Problem requirements: Show all lines of the entries in which the word "maze" is found.

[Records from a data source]
──────────

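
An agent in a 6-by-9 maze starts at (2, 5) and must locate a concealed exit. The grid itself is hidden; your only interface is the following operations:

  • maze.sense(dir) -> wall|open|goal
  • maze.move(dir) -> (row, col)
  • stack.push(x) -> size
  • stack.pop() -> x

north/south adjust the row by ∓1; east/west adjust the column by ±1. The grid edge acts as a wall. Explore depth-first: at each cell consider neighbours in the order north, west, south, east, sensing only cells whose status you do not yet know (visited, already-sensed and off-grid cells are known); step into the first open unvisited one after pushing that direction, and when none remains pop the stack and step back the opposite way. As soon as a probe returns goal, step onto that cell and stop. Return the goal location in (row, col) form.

→ sense(north)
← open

→ push(north)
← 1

→ move(north)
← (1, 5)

→ sense(north)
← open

→ push(north)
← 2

→ move(north)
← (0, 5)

→ sense(west)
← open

→ push(west)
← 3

→ move(west)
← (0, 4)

→ sense(west)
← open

→ push(west)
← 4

→ move(west)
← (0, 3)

→ sense(west)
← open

→ push(west)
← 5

→ move(west)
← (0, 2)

→ sense(west)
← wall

→ sense(south)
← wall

→ pop()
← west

→ move(east)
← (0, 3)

→ sense(south)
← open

→ push(south)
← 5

→ move(south)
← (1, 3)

→ sense(south)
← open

→ push(south)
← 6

→ move(south)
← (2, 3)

→ sense(west)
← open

→ push(west)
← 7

→ move(west)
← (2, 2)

→ sense(west)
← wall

→ sense(south)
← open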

──────────

Response area:
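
An agent in a 6-by-9 maze starts at (2, 5) and must locate a concealed exit. The grid itself is hidden; your only interface is the following operations:
  • maze.sense(dir) -> wall|open|goal
  • maze.move(dir) -> (row, col)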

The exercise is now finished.